> _Task goal_
Pull out every line below that holds the word "Answer".

Provided records Block Start

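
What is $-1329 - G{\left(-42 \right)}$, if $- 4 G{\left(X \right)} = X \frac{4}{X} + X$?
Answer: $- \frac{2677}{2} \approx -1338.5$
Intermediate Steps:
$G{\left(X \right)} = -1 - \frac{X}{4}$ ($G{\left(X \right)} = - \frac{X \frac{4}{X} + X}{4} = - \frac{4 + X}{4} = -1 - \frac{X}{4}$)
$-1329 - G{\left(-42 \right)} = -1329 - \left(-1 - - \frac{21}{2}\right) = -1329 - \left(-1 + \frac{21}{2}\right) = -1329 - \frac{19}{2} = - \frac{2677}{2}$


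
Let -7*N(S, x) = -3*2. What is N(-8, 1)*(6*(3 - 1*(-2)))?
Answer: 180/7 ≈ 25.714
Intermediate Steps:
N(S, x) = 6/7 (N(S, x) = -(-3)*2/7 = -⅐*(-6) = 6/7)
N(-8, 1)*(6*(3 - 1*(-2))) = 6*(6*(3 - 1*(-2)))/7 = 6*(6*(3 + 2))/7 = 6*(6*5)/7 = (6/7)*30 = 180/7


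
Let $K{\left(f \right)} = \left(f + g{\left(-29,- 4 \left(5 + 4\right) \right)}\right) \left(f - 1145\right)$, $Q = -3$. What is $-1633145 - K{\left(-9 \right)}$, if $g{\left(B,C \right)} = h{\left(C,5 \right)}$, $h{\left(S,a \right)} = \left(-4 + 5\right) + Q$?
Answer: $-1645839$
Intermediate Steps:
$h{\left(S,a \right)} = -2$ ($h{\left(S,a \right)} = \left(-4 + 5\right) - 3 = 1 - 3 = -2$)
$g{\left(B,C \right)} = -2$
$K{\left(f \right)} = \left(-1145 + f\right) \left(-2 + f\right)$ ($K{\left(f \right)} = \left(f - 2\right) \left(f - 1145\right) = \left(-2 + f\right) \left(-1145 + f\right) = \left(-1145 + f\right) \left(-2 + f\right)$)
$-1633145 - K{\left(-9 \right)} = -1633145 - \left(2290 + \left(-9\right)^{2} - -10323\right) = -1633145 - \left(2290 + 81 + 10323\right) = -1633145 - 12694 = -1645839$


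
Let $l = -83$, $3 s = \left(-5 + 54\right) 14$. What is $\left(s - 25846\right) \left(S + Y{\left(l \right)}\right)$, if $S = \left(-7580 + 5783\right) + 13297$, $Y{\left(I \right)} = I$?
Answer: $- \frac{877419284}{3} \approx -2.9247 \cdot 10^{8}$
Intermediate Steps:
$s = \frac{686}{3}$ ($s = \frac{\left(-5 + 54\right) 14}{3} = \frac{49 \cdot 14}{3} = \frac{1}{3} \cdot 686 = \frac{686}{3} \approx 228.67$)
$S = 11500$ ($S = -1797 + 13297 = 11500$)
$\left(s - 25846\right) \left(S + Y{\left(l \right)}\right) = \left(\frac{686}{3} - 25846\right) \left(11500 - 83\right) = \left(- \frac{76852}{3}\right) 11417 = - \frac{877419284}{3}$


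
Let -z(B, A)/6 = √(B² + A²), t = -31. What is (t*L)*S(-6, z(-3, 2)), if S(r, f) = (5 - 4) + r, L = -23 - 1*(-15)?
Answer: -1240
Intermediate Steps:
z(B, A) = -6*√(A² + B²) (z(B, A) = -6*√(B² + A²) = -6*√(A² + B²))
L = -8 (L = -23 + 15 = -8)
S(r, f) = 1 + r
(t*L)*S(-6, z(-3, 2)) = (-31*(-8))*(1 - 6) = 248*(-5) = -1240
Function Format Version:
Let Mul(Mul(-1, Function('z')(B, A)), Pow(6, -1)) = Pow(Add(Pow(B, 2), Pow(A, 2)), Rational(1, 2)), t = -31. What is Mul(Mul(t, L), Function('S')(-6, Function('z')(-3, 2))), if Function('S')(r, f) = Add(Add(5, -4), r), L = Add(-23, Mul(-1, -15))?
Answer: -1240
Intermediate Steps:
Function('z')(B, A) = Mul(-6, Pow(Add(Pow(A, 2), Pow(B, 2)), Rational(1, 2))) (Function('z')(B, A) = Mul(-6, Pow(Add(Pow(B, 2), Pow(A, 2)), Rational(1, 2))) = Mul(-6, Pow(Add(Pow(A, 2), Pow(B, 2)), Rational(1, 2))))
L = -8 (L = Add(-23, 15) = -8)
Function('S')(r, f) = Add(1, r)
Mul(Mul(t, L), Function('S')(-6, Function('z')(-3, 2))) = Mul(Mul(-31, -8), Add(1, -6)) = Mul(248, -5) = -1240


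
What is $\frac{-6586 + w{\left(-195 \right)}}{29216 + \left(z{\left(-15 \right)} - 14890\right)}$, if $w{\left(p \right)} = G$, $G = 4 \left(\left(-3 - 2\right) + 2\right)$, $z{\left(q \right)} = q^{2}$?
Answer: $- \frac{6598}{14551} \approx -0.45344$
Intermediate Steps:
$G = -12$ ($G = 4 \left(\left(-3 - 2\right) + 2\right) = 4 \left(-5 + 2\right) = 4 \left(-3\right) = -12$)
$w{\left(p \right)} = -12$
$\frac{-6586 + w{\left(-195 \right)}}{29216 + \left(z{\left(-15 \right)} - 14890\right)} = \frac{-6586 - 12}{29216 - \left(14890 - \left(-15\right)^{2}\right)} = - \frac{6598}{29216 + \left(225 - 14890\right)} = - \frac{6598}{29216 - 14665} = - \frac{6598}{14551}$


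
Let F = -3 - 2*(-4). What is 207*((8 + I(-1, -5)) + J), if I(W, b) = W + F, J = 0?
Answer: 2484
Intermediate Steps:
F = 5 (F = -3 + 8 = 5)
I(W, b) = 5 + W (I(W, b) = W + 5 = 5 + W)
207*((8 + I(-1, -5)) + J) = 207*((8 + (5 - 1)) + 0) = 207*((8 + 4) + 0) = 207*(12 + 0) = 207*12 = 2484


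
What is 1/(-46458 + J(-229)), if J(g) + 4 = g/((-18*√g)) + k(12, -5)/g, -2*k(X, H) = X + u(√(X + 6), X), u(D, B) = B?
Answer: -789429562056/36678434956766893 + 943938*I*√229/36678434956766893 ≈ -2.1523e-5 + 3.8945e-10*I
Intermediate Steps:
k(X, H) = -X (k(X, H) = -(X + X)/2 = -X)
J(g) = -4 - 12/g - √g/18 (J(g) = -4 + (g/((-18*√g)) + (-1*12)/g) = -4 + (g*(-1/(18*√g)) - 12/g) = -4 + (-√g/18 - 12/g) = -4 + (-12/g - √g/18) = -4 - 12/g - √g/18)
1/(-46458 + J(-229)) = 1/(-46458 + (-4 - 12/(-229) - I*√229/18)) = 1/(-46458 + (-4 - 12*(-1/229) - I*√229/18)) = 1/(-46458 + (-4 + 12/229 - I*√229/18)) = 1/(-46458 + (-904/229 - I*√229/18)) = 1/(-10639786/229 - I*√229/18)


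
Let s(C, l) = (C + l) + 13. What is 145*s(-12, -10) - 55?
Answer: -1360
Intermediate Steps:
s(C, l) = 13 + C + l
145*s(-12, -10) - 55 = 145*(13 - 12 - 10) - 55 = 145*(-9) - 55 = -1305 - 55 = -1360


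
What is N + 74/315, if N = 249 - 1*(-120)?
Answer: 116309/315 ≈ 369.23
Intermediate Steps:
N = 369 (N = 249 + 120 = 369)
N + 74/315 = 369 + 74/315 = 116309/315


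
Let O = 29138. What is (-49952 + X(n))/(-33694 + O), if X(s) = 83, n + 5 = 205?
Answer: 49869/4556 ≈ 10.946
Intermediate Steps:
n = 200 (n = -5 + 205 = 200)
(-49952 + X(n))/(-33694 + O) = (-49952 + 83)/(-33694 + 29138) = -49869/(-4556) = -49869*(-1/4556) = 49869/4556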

Provided records Block End

> _Response to the task_
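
Answer: $- \frac{2677}{2} \approx -1338.5$
Answer: 180/7 ≈ 25.714
Answer: $-1645839$
Answer: $- \frac{877419284}{3} \approx -2.9247 \cdot 10^{8}$
Answer: -1240
Answer: -1240
Answer: $- \frac{6598}{14551} \approx -0.45344$
Answer: 2484
Answer: -789429562056/36678434956766893 + 943938*I*√229/36678434956766893 ≈ -2.1523e-5 + 3.8945e-10*I
Answer: -1360
Answer: 116309/315 ≈ 369.23
Answer: 49869/4556 ≈ 10.946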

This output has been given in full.